Input data -
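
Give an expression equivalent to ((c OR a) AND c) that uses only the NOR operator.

((((c NOR a) NOR (c NOR a)) NOR ((c NOR a) NOR (c NOR a))) NOR (c NOR c))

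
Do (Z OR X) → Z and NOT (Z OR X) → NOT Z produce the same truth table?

No, Inverse is not equivalent to original (counterexample: X=1, Z=0, Y=0)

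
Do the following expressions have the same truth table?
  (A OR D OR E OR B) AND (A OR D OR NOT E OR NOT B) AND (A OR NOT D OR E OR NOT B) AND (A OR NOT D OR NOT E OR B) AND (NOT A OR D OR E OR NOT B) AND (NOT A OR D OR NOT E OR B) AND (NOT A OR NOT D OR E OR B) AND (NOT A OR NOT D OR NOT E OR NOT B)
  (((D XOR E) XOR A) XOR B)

Yes, they are equivalent — the two output columns agree on all 16 assignments:
A | D | E | B | Expression 1 | Expression 2
-------------------------------------------
0 | 0 | 0 | 0 | 0 | 0
0 | 0 | 0 | 1 | 1 | 1
0 | 0 | 1 | 0 | 1 | 1
0 | 0 | 1 | 1 | 0 | 0
0 | 1 | 0 | 0 | 1 | 1
0 | 1 | 0 | 1 | 0 | 0
0 | 1 | 1 | 0 | 0 | 0
0 | 1 | 1 | 1 | 1 | 1
1 | 0 | 0 | 0 | 1 | 1
1 | 0 | 0 | 1 | 0 | 0
1 | 0 | 1 | 0 | 0 | 0
1 | 0 | 1 | 1 | 1 | 1
1 | 1 | 0 | 0 | 0 | 0
1 | 1 | 0 | 1 | 1 | 1
1 | 1 | 1 | 0 | 1 | 1
1 | 1 | 1 | 1 | 0 | 0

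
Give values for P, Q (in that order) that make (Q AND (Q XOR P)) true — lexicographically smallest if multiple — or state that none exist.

P=0, Q=1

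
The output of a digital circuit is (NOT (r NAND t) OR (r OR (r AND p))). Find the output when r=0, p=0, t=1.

Substituting: (NOT (0 NAND 1) OR (0 OR (0 AND 0)))
= 0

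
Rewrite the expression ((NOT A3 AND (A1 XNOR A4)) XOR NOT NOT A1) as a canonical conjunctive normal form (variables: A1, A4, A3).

(A1 OR A4 OR NOT A3) AND (A1 OR NOT A4 OR A3) AND (A1 OR NOT A4 OR NOT A3) AND (NOT A1 OR NOT A4 OR A3)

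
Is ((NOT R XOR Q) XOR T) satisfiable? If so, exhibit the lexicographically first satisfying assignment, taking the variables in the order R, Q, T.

R=0, Q=0, T=0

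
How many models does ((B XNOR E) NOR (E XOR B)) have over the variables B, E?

No assignment satisfies the expression.
Count: 0 out of 4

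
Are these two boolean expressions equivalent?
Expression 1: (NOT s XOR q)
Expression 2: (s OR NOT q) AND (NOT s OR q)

Yes, they are equivalent — the two output columns agree on all 4 assignments:
s | q | Expression 1 | Expression 2
-----------------------------------
0 | 0 | 1 | 1
0 | 1 | 0 | 0
1 | 0 | 0 | 0
1 | 1 | 1 | 1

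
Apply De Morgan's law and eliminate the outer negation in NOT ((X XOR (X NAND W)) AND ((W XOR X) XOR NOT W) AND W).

NOT (X XOR (X NAND W)) OR NOT ((W XOR X) XOR NOT W) OR NOT W
De Morgan's: NOT(AND of terms) = OR of negations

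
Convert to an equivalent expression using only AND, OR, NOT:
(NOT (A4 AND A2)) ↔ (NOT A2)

((NOT (A4 AND A2)) AND (NOT A2)) OR ((A4 AND A2) AND A2)
(Biconditional = both true or both false)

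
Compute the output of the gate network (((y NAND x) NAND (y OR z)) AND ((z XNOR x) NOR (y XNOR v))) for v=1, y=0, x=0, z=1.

Substituting: (((0 NAND 0) NAND (0 OR 1)) AND ((1 XNOR 0) NOR (0 XNOR 1)))
= 0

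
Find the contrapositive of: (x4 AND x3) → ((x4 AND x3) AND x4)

Contrapositive: NOT ((x4 AND x3) AND x4) → NOT (x4 AND x3)
Note: A statement and its contrapositive are logically equivalent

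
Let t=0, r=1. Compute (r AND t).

Substituting: (1 AND 0)
= 0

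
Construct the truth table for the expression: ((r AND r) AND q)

r | q | Output
--------------
0 | 0 | 0
0 | 1 | 0
1 | 0 | 0
1 | 1 | 1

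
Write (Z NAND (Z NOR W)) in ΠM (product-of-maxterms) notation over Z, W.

ΠM() = TRUE (no maxterms)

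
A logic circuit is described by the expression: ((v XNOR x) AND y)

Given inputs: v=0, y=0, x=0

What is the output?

Substituting: ((0 XNOR 0) AND 0)
= 0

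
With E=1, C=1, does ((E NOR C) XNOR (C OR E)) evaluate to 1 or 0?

Substituting: ((1 NOR 1) XNOR (1 OR 1))
= 0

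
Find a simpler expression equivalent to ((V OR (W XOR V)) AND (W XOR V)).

By absorption (E AND (E OR v) = E):
= (W XOR V)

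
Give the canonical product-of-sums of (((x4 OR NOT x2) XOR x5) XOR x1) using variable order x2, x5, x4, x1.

ΠM(1, 3, 4, 6, 8, 11, 13, 14) = (x2 OR x5 OR x4 OR NOT x1) AND (x2 OR x5 OR NOT x4 OR NOT x1) AND (x2 OR NOT x5 OR x4 OR x1) AND (x2 OR NOT x5 OR NOT x4 OR x1) AND (NOT x2 OR x5 OR x4 OR x1) AND (NOT x2 OR x5 OR NOT x4 OR NOT x1) AND (NOT x2 OR NOT x5 OR x4 OR NOT x1) AND (NOT x2 OR NOT x5 OR NOT x4 OR x1)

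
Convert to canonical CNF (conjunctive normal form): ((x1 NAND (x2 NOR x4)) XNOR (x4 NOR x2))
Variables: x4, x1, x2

(x4 OR x1 OR NOT x2) AND (x4 OR NOT x1 OR x2) AND (x4 OR NOT x1 OR NOT x2) AND (NOT x4 OR x1 OR x2) AND (NOT x4 OR x1 OR NOT x2) AND (NOT x4 OR NOT x1 OR x2) AND (NOT x4 OR NOT x1 OR NOT x2)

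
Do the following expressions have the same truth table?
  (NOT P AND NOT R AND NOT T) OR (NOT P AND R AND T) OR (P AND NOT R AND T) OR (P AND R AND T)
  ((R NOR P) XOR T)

Yes, they are equivalent — the two output columns agree on all 8 assignments:
P | R | T | Expression 1 | Expression 2
---------------------------------------
0 | 0 | 0 | 1 | 1
0 | 0 | 1 | 0 | 0
0 | 1 | 0 | 0 | 0
0 | 1 | 1 | 1 | 1
1 | 0 | 0 | 0 | 0
1 | 0 | 1 | 1 | 1
1 | 1 | 0 | 0 | 0
1 | 1 | 1 | 1 | 1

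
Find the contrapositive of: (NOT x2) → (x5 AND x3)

Contrapositive: NOT (x5 AND x3) → x2
Note: A statement and its contrapositive are logically equivalent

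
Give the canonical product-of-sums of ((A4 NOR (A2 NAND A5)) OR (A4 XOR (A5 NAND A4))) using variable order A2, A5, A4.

ΠM(1, 5) = (A2 OR A5 OR NOT A4) AND (NOT A2 OR A5 OR NOT A4)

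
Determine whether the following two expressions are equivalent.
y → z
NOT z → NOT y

Yes, Contrapositive is always equivalent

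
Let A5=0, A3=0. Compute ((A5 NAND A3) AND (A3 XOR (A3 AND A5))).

Substituting: ((0 NAND 0) AND (0 XOR (0 AND 0)))
= 0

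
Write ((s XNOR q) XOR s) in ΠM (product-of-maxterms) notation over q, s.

ΠM(2, 3) = (NOT q OR s) AND (NOT q OR NOT s)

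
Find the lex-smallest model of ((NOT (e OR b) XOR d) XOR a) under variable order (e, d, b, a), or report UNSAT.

e=0, d=0, b=0, a=0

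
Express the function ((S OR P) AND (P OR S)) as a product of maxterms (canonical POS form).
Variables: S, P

ΠM(0) = (S OR P)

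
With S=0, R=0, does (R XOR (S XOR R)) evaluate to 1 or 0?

Substituting: (0 XOR (0 XOR 0))
= 0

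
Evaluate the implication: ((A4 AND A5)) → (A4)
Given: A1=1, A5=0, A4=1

Antecedent ((A4 AND A5)) = 0; consequent (A4) = 1.
0 → 1 = 1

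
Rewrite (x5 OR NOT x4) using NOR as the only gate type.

((x5 NOR (x4 NOR x4)) NOR (x5 NOR (x4 NOR x4)))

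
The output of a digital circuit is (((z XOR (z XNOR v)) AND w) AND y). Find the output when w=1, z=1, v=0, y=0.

Substituting: (((1 XOR (1 XNOR 0)) AND 1) AND 0)
= 0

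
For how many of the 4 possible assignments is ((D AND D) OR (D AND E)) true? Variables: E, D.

Satisfying assignments: (0,1), (1,1)
Count: 2 out of 4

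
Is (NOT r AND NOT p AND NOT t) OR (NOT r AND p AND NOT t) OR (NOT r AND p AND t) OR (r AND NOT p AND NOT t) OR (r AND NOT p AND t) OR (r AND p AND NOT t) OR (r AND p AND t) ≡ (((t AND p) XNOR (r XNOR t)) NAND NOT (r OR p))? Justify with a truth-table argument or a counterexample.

Yes, they are equivalent — the two output columns agree on all 8 assignments:
r | p | t | Expression 1 | Expression 2
---------------------------------------
0 | 0 | 0 | 1 | 1
0 | 0 | 1 | 0 | 0
0 | 1 | 0 | 1 | 1
0 | 1 | 1 | 1 | 1
1 | 0 | 0 | 1 | 1
1 | 0 | 1 | 1 | 1
1 | 1 | 0 | 1 | 1
1 | 1 | 1 | 1 | 1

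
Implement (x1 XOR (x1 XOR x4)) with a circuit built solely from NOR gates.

((((x1 NOR ((((x1 NOR x4) NOR (x1 NOR x4)) NOR ((x1 NOR x4) NOR (x1 NOR x4))) NOR ((((x1 NOR x1) NOR (x4 NOR x4)) NOR ((x1 NOR x1) NOR (x4 NOR x4))) NOR (((x1 NOR x1) NOR (x4 NOR x4)) NOR ((x1 NOR x1) NOR (x4 NOR x4)))))) NOR (x1 NOR ((((x1 NOR x4) NOR (x1 NOR x4)) NOR ((x1 NOR x4) NOR (x1 NOR x4))) NOR ((((x1 NOR x1) NOR (x4 NOR x4)) NOR ((x1 NOR x1) NOR (x4 NOR x4))) NOR (((x1 NOR x1) NOR (x4 NOR x4)) NOR ((x1 NOR x1) NOR (x4 NOR x4))))))) NOR ((x1 NOR ((((x1 NOR x4) NOR (x1 NOR x4)) NOR ((x1 NOR x4) NOR (x1 NOR x4))) NOR ((((x1 NOR x1) NOR (x4 NOR x4)) NOR ((x1 NOR x1) NOR (x4 NOR x4))) NOR (((x1 NOR x1) NOR (x4 NOR x4)) NOR ((x1 NOR x1) NOR (x4 NOR x4)))))) NOR (x1 NOR ((((x1 NOR x4) NOR (x1 NOR x4)) NOR ((x1 NOR x4) NOR (x1 NOR x4))) NOR ((((x1 NOR x1) NOR (x4 NOR x4)) NOR ((x1 NOR x1) NOR (x4 NOR x4))) NOR (((x1 NOR x1) NOR (x4 NOR x4)) NOR ((x1 NOR x1) NOR (x4 NOR x4)))))))) NOR ((((x1 NOR x1) NOR (((((x1 NOR x4) NOR (x1 NOR x4)) NOR ((x1 NOR x4) NOR (x1 NOR x4))) NOR ((((x1 NOR x1) NOR (x4 NOR x4)) NOR ((x1 NOR x1) NOR (x4 NOR x4))) NOR (((x1 NOR x1) NOR (x4 NOR x4)) NOR ((x1 NOR x1) NOR (x4 NOR x4))))) NOR ((((x1 NOR x4) NOR (x1 NOR x4)) NOR ((x1 NOR x4) NOR (x1 NOR x4))) NOR ((((x1 NOR x1) NOR (x4 NOR x4)) NOR ((x1 NOR x1) NOR (x4 NOR x4))) NOR (((x1 NOR x1) NOR (x4 NOR x4)) NOR ((x1 NOR x1) NOR (x4 NOR x4))))))) NOR ((x1 NOR x1) NOR (((((x1 NOR x4) NOR (x1 NOR x4)) NOR ((x1 NOR x4) NOR (x1 NOR x4))) NOR ((((x1 NOR x1) NOR (x4 NOR x4)) NOR ((x1 NOR x1) NOR (x4 NOR x4))) NOR (((x1 NOR x1) NOR (x4 NOR x4)) NOR ((x1 NOR x1) NOR (x4 NOR x4))))) NOR ((((x1 NOR x4) NOR (x1 NOR x4)) NOR ((x1 NOR x4) NOR (x1 NOR x4))) NOR ((((x1 NOR x1) NOR (x4 NOR x4)) NOR ((x1 NOR x1) NOR (x4 NOR x4))) NOR (((x1 NOR x1) NOR (x4 NOR x4)) NOR ((x1 NOR x1) NOR (x4 NOR x4)))))))) NOR (((x1 NOR x1) NOR (((((x1 NOR x4) NOR (x1 NOR x4)) NOR ((x1 NOR x4) NOR (x1 NOR x4))) NOR ((((x1 NOR x1) NOR (x4 NOR x4)) NOR ((x1 NOR x1) NOR (x4 NOR x4))) NOR (((x1 NOR x1) NOR (x4 NOR x4)) NOR ((x1 NOR x1) NOR (x4 NOR x4))))) NOR ((((x1 NOR x4) NOR (x1 NOR x4)) NOR ((x1 NOR x4) NOR (x1 NOR x4))) NOR ((((x1 NOR x1) NOR (x4 NOR x4)) NOR ((x1 NOR x1) NOR (x4 NOR x4))) NOR (((x1 NOR x1) NOR (x4 NOR x4)) NOR ((x1 NOR x1) NOR (x4 NOR x4))))))) NOR ((x1 NOR x1) NOR (((((x1 NOR x4) NOR (x1 NOR x4)) NOR ((x1 NOR x4) NOR (x1 NOR x4))) NOR ((((x1 NOR x1) NOR (x4 NOR x4)) NOR ((x1 NOR x1) NOR (x4 NOR x4))) NOR (((x1 NOR x1) NOR (x4 NOR x4)) NOR ((x1 NOR x1) NOR (x4 NOR x4))))) NOR ((((x1 NOR x4) NOR (x1 NOR x4)) NOR ((x1 NOR x4) NOR (x1 NOR x4))) NOR ((((x1 NOR x1) NOR (x4 NOR x4)) NOR ((x1 NOR x1) NOR (x4 NOR x4))) NOR (((x1 NOR x1) NOR (x4 NOR x4)) NOR ((x1 NOR x1) NOR (x4 NOR x4))))))))))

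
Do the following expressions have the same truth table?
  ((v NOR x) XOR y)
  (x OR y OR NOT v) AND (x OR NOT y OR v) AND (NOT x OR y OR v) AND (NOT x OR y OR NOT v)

Yes, they are equivalent — the two output columns agree on all 8 assignments:
x | y | v | Expression 1 | Expression 2
---------------------------------------
0 | 0 | 0 | 1 | 1
0 | 0 | 1 | 0 | 0
0 | 1 | 0 | 0 | 0
0 | 1 | 1 | 1 | 1
1 | 0 | 0 | 0 | 0
1 | 0 | 1 | 0 | 0
1 | 1 | 0 | 1 | 1
1 | 1 | 1 | 1 | 1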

Task to carry out - Check every line of the data, and copy the ones that contain "Convert".

Written answer -
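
Convert to an equivalent expression using only AND, OR, NOT:
Convert to canonical CNF (conjunctive normal form): ((x1 NAND (x2 NOR x4)) XNOR (x4 NOR x2))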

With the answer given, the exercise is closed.